From the entries that follow, report every line in which "does" occurs.

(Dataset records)
____________________
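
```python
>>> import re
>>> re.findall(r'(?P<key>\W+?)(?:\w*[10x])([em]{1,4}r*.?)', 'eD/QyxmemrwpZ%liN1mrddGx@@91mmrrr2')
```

This matches one or more of a non-word character (lazy) (captured as 'key'); then zero or more of a word character, then one of [10x] (non-capturing group); then 1 to 4 of one of [em], then zero or more of a literal 'r', then optionally any character (captured).
Matches: at [2:11] match '/Qyxmemrw', groups = ('/', 'memrw'); at [13:21] match '%liN1mrd', groups = ('%', 'mrd'); at [24:34] match '@@91mmrrr2', groups = ('@@', 'mmrrr2').
Multiple groups make `findall` return tuples — one 2-tuple for each match.

[('/', 'memrw'), ('%', 'mrd'), ('@@', 'mmrrr2')]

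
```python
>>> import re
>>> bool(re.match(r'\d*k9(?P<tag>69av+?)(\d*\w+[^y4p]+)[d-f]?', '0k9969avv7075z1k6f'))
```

False

`re.match` won't scan ahead — the pattern has to work from the very first character.
Here the pattern fails at index 0, so the call returns None, and `bool(None)` is False.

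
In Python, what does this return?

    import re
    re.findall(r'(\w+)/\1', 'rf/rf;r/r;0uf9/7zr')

['rf', 'r']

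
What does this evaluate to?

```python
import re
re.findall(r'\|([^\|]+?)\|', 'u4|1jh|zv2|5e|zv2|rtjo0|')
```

['1jh', '5e', 'rtjo0']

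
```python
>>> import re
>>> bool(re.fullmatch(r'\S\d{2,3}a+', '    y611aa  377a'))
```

The pattern matches a non-whitespace character, then 2 to 3 of a digit; then one or more of a literal 'a'.
`re.fullmatch` requires the pattern to consume the entire string.
Here there's no way to consume every character, so the call returns None, and `bool(None)` is False.

False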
____________________
Reply to the exercise ▸
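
In Python, what does this return?
What does this evaluate to?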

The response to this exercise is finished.